[[ Data for review, beginning ]]

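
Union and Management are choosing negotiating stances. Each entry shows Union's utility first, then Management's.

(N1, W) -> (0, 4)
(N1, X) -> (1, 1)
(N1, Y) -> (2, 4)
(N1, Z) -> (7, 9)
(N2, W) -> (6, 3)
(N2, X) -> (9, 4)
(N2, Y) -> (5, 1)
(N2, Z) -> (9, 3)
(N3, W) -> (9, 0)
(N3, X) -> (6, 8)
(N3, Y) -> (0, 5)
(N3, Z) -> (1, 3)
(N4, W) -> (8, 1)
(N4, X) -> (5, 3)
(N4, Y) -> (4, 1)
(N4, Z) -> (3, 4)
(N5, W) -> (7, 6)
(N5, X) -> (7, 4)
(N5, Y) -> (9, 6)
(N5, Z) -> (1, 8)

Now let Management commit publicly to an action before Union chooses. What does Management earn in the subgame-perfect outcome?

Backward induction with Management moving first.
- W → Union plays N3 (best of 0, 6, 9, 8, 7); Management gets 0.
- X → Union plays N2 (best of 1, 9, 6, 5, 7); Management gets 4.
- Y → Union plays N5 (best of 2, 5, 0, 4, 9); Management gets 6.
- Z → Union plays N2 (best of 7, 9, 1, 3, 1); Management gets 3.
Management's induced payoffs are 0, 4, 6, 3, so Management commits to Y. Subgame-perfect outcome: (N5, Y) with payoffs (9, 6).

6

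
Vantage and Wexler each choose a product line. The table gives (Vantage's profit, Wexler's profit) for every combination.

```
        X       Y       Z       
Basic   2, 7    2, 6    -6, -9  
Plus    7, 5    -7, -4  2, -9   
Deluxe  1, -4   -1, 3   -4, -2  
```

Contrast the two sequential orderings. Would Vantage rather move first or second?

first

If Vantage leads: Wexler's best replies are Basic→X, Plus→X, Deluxe→Y; Vantage's induced payoffs 2, 7, -1; outcome (Plus, X), payoffs (7, 5).
If Wexler leads: Vantage's best replies are X→Plus, Y→Basic, Z→Plus; Wexler's induced payoffs 5, 6, -9; outcome (Basic, Y), payoffs (2, 6).
Vantage gets 7 moving first and 2 moving second, so Vantage prefers to move first.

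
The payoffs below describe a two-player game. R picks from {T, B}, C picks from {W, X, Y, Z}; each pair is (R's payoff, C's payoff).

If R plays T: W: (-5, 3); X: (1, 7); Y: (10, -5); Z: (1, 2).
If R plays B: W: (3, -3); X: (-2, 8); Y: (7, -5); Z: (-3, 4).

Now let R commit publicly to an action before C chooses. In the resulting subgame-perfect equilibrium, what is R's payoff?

Backward induction with R moving first.
- T: BR = X, leader payoff 1.
- B: BR = X, leader payoff -2.
Maximizing over 1, -2, R chooses T. Subgame-perfect outcome: (T, X) with payoffs (1, 7).

1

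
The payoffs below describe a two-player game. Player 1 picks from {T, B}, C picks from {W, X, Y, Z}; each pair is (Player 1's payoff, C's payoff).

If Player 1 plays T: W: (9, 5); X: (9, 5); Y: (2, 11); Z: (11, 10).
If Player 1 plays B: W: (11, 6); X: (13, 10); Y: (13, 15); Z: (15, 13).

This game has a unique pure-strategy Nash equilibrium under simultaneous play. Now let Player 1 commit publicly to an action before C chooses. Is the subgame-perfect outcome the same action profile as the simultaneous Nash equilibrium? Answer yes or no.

yes

Work backward from C's decision.
- T: C compares 5, 5, 11, 10 and picks Y; Player 1 would get 2.
- B: C compares 6, 10, 15, 13 and picks Y; Player 1 would get 13.
Among 2, 13, the best is 13 at B. Subgame-perfect outcome: (B, Y) with payoffs (13, 15).
For the simultaneous game, intersect best replies.
Player 1's best replies: W→B; X→B; Y→B; Z→B.
C's best replies: T→Y; B→Y.
The unique mutual best reply is (B, Y), giving (13, 15).
Sequential outcome (B, Y) coincides with the Nash profile (B, Y).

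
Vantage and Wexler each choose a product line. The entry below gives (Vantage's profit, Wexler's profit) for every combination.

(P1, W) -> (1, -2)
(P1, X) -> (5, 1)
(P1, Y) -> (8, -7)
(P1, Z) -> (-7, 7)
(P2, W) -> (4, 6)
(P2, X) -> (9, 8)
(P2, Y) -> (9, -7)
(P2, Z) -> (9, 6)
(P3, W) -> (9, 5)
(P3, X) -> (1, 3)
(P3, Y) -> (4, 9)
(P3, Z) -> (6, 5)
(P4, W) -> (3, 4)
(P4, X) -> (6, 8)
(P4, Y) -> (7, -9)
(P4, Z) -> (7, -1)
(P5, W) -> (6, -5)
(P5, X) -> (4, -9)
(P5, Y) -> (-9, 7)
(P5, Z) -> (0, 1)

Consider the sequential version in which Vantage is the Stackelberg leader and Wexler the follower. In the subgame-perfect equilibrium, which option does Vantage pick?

Work backward from Wexler's decision.
- P1: BR = Z, leader payoff -7.
- P2: BR = X, leader payoff 9.
- P3: BR = Y, leader payoff 4.
- P4: BR = X, leader payoff 6.
- P5: BR = Y, leader payoff -9.
Vantage's induced payoffs are -7, 9, 4, 6, -9, so Vantage commits to P2. Subgame-perfect outcome: (P2, X) with payoffs (9, 8).

P2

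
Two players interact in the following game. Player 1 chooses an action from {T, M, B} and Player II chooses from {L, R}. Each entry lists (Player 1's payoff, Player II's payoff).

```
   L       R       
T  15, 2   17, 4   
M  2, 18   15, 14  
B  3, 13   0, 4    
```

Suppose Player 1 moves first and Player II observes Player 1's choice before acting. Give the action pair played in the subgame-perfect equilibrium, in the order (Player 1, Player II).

(T, R)

Player II best-responds to each possible Player 1 move:
- T: BR = R, leader payoff 17.
- M: BR = L, leader payoff 2.
- B: BR = L, leader payoff 3.
Among 17, 2, 3, the best is 17 at T. Subgame-perfect outcome: (T, R) with payoffs (17, 4).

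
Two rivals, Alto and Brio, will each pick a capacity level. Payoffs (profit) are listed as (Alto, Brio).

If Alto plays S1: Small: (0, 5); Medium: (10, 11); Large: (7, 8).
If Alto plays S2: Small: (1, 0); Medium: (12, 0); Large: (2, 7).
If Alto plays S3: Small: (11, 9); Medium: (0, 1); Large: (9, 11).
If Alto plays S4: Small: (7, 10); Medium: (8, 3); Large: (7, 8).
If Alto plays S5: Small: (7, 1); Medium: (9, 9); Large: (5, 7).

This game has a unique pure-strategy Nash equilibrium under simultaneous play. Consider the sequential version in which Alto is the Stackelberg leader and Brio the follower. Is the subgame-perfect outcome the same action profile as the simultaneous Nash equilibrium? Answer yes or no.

no

Backward induction with Alto moving first.
- S1: Brio compares 5, 11, 8 and picks Medium; Alto would get 10.
- S2: Brio compares 0, 0, 7 and picks Large; Alto would get 2.
- S3: Brio compares 9, 1, 11 and picks Large; Alto would get 9.
- S4: Brio compares 10, 3, 8 and picks Small; Alto would get 7.
- S5: Brio compares 1, 9, 7 and picks Medium; Alto would get 9.
Alto's induced payoffs are 10, 2, 9, 7, 9, so Alto commits to S1. Subgame-perfect outcome: (S1, Medium) with payoffs (10, 11).
For the simultaneous game, intersect best replies.
Alto's best replies: Small→S3; Medium→S2; Large→S3.
Brio's best replies: S1→Medium; S2→Large; S3→Large; S4→Small; S5→Medium.
The unique mutual best reply is (S3, Large), giving (9, 11).
Sequential outcome (S1, Medium) differs from the Nash profile (S3, Large).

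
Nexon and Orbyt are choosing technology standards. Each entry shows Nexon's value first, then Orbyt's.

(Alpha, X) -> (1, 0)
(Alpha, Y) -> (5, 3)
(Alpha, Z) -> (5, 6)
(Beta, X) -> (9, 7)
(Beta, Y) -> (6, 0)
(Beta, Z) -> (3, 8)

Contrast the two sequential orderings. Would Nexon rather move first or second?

If Nexon leads: Orbyt's best replies are Alpha→Z, Beta→Z; Nexon's induced payoffs 5, 3; outcome (Alpha, Z), payoffs (5, 6).
If Orbyt leads: Nexon's best replies are X→Beta, Y→Beta, Z→Alpha; Orbyt's induced payoffs 7, 0, 6; outcome (Beta, X), payoffs (9, 7).
Nexon gets 5 moving first and 9 moving second, so Nexon prefers to move second.

second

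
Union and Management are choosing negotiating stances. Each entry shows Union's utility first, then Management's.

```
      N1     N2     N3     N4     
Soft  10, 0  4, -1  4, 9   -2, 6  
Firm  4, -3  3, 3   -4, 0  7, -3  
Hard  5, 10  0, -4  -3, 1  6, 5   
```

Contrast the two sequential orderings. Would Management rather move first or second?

If Union leads: Management's best replies are Soft→N3, Firm→N2, Hard→N1; Union's induced payoffs 4, 3, 5; outcome (Hard, N1), payoffs (5, 10).
If Management leads: Union's best replies are N1→Soft, N2→Soft, N3→Soft, N4→Firm; Management's induced payoffs 0, -1, 9, -3; outcome (Soft, N3), payoffs (4, 9).
Management gets 9 moving first and 10 moving second, so Management prefers to move second.

second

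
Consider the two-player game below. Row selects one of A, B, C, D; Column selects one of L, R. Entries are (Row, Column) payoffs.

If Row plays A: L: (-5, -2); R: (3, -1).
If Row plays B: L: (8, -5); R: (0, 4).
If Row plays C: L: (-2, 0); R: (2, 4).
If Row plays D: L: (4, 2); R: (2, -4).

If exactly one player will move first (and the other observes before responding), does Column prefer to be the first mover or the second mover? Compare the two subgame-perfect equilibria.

If Row leads: Column's best replies are A→R, B→R, C→R, D→L; Row's induced payoffs 3, 0, 2, 4; outcome (D, L), payoffs (4, 2).
If Column leads: Row's best replies are L→B, R→A; Column's induced payoffs -5, -1; outcome (A, R), payoffs (3, -1).
Column gets -1 moving first and 2 moving second, so Column prefers to move second.

second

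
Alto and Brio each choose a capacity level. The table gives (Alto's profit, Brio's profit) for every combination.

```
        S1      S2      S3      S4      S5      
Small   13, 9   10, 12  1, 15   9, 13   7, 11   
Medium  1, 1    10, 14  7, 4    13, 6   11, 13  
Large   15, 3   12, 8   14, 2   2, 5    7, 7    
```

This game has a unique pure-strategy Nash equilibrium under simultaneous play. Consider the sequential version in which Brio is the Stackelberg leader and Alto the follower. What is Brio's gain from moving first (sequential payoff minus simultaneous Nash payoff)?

Backward induction with Brio moving first.
- S1: BR = Large, leader payoff 3.
- S2: BR = Large, leader payoff 8.
- S3: BR = Large, leader payoff 2.
- S4: BR = Medium, leader payoff 6.
- S5: BR = Medium, leader payoff 13.
Maximizing over 3, 8, 2, 6, 13, Brio chooses S5. Subgame-perfect outcome: (Medium, S5) with payoffs (11, 13).
For the simultaneous game, intersect best replies.
Alto's best replies: S1→Large; S2→Large; S3→Large; S4→Medium; S5→Medium.
Brio's best replies: Small→S3; Medium→S2; Large→S2.
Only (Large, S2) has each player best-responding; Nash payoffs (12, 8).
Brio's commitment gain: 13 − 8 = 5.

5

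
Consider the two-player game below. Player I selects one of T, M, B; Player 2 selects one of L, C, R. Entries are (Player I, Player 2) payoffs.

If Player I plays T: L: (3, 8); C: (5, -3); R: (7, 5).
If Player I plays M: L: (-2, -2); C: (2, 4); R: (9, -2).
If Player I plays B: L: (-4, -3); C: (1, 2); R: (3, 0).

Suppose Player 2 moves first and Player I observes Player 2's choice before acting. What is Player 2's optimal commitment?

Work backward from Player I's decision.
- L: BR = T, leader payoff 8.
- C: BR = T, leader payoff -3.
- R: BR = M, leader payoff -2.
Player 2's induced payoffs are 8, -3, -2, so Player 2 commits to L. Subgame-perfect outcome: (T, L) with payoffs (3, 8).

L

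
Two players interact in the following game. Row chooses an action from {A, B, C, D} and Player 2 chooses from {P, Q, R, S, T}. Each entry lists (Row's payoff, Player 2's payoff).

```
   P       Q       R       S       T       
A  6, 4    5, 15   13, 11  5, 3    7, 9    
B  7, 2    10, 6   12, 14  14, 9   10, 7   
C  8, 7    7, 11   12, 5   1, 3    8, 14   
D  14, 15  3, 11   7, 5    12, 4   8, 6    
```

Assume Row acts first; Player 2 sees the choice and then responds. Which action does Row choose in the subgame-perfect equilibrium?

Backward induction with Row moving first.
- A → Player 2 plays Q (best of 4, 15, 11, 3, 9); Row gets 5.
- B → Player 2 plays R (best of 2, 6, 14, 9, 7); Row gets 12.
- C → Player 2 plays T (best of 7, 11, 5, 3, 14); Row gets 8.
- D → Player 2 plays P (best of 15, 11, 5, 4, 6); Row gets 14.
Row's induced payoffs are 5, 12, 8, 14, so Row commits to D. Subgame-perfect outcome: (D, P) with payoffs (14, 15).

D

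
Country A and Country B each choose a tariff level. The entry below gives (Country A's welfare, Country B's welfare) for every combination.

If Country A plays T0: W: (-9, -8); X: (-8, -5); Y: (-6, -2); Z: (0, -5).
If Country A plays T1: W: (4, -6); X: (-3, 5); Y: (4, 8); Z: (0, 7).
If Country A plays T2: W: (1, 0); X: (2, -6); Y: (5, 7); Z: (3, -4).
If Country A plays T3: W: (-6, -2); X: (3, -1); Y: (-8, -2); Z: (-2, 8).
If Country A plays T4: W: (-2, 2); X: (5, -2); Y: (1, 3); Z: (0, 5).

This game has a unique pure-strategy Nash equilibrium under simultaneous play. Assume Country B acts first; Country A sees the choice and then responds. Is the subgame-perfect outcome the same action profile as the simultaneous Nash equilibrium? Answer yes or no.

yes

Work backward from Country A's decision.
- W: Country A compares -9, 4, 1, -6, -2 and picks T1; Country B would get -6.
- X: Country A compares -8, -3, 2, 3, 5 and picks T4; Country B would get -2.
- Y: Country A compares -6, 4, 5, -8, 1 and picks T2; Country B would get 7.
- Z: Country A compares 0, 0, 3, -2, 0 and picks T2; Country B would get -4.
Among -6, -2, 7, -4, the best is 7 at Y. Subgame-perfect outcome: (T2, Y) with payoffs (5, 7).
Now find the simultaneous Nash equilibrium.
Country A's best replies: W→T1; X→T4; Y→T2; Z→T2.
Country B's best replies: T0→Y; T1→Y; T2→Y; T3→Z; T4→Z.
Only (T2, Y) has each player best-responding; Nash payoffs (5, 7).
Sequential outcome (T2, Y) coincides with the Nash profile (T2, Y).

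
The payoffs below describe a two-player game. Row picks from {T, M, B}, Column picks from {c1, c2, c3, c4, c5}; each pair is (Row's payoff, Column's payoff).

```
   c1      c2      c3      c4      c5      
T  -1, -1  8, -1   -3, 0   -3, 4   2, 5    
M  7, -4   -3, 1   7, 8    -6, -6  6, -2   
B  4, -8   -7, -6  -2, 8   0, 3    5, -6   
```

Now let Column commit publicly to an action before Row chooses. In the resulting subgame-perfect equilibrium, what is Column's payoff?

8

Row best-responds to each possible Column move:
- c1: BR = M, leader payoff -4.
- c2: BR = T, leader payoff -1.
- c3: BR = M, leader payoff 8.
- c4: BR = B, leader payoff 3.
- c5: BR = M, leader payoff -2.
Among -4, -1, 8, 3, -2, the best is 8 at c3. Subgame-perfect outcome: (M, c3) with payoffs (7, 8).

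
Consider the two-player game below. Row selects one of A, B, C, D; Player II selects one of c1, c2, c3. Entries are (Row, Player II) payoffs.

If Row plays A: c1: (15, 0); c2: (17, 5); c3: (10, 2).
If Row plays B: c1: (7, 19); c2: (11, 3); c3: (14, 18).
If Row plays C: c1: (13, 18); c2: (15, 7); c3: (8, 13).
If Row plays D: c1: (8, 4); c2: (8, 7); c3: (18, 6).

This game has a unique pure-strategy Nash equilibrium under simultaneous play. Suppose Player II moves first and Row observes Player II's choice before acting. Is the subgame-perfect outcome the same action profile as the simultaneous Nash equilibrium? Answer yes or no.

no

Backward induction with Player II moving first.
- c1: BR = A, leader payoff 0.
- c2: BR = A, leader payoff 5.
- c3: BR = D, leader payoff 6.
Player II's induced payoffs are 0, 5, 6, so Player II commits to c3. Subgame-perfect outcome: (D, c3) with payoffs (18, 6).
Under simultaneous play:
Row's best replies: c1→A; c2→A; c3→D.
Player II's best replies: A→c2; B→c1; C→c1; D→c2.
The unique mutual best reply is (A, c2), giving (17, 5).
Sequential outcome (D, c3) differs from the Nash profile (A, c2).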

[[ Data for review, end ]]

# Instructions for the task:
Each line in the listing either holds the word "following" or does not. Report how many do, as a bare number.

# Answer to this task:
2